Task brief – Print, exactly and completely, the data that appears below.

START Records supplied

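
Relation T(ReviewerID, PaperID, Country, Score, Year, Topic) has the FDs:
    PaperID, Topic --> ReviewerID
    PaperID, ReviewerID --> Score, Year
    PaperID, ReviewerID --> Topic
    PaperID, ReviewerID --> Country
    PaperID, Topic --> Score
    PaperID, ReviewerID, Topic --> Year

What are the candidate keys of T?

No FD produces {PaperID}, so it must be in every candidate key.
Closure of {PaperID, ReviewerID} is {Country, PaperID, ReviewerID, Score, Topic, Year}, the whole schema; {PaperID, ReviewerID} is a candidate key.
Closure of {PaperID, Topic} is {Country, PaperID, ReviewerID, Score, Topic, Year}, the whole schema; {PaperID, Topic} is a candidate key.
Any other superkey properly contains one of these, so there are no further candidate keys.

{PaperID, ReviewerID}, {PaperID, Topic}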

END Records supplied

Task result –
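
Relation T(ReviewerID, PaperID, Country, Score, Year, Topic) has the FDs:
    PaperID, Topic --> ReviewerID
    PaperID, ReviewerID --> Score, Year
    PaperID, ReviewerID --> Topic
    PaperID, ReviewerID --> Country
    PaperID, Topic --> Score
    PaperID, ReviewerID, Topic --> Year

What are the candidate keys of T?

No FD produces {PaperID}, so it must be in every candidate key.
Closure of {PaperID, ReviewerID} is {Country, PaperID, ReviewerID, Score, Topic, Year}, the whole schema; {PaperID, ReviewerID} is a candidate key.
Closure of {PaperID, Topic} is {Country, PaperID, ReviewerID, Score, Topic, Year}, the whole schema; {PaperID, Topic} is a candidate key.
Any other superkey properly contains one of these, so there are no further candidate keys.

{PaperID, ReviewerID}, {PaperID, Topic}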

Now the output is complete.